> **YOUR GOAL**:
Retype, exactly as they appear below, the lines between the line holding "If f(x) = exp(x), find f'(x) = exp(x)" and the line holding "Find the third", both ends included.

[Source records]

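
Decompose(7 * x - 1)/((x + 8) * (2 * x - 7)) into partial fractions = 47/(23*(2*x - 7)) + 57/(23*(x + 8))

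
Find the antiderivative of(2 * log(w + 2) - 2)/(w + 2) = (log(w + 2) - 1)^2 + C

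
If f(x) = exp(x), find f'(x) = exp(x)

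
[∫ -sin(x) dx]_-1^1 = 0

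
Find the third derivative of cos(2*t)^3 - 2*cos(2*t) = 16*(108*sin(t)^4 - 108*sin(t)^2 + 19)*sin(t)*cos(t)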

--

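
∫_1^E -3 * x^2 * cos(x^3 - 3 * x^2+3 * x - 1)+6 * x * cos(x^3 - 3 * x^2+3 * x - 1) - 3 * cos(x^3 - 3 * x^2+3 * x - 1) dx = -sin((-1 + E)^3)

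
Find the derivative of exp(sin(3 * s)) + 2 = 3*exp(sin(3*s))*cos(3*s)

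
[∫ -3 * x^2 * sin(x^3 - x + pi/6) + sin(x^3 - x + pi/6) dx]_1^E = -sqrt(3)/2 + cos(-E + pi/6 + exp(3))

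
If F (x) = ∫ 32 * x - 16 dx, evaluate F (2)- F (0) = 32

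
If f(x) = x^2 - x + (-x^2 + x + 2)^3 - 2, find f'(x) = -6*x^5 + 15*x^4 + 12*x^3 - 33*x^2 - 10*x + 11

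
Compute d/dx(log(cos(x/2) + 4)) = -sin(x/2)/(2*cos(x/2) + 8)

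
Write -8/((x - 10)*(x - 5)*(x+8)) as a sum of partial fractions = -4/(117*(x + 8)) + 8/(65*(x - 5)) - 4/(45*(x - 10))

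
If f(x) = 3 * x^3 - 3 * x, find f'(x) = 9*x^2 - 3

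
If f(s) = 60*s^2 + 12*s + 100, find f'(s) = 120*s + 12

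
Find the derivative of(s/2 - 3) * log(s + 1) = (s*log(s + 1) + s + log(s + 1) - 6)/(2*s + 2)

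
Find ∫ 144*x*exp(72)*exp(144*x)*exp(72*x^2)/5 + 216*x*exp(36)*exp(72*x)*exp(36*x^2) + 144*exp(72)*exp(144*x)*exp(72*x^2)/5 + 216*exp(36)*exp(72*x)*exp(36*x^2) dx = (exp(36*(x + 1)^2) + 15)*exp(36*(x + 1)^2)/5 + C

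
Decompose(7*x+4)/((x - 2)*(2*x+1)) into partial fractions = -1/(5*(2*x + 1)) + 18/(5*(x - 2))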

> **EXERCISE SOLUTION**:
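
If f(x) = exp(x), find f'(x) = exp(x)

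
[∫ -sin(x) dx]_-1^1 = 0

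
Find the third derivative of cos(2*t)^3 - 2*cos(2*t) = 16*(108*sin(t)^4 - 108*sin(t)^2 + 19)*sin(t)*cos(t)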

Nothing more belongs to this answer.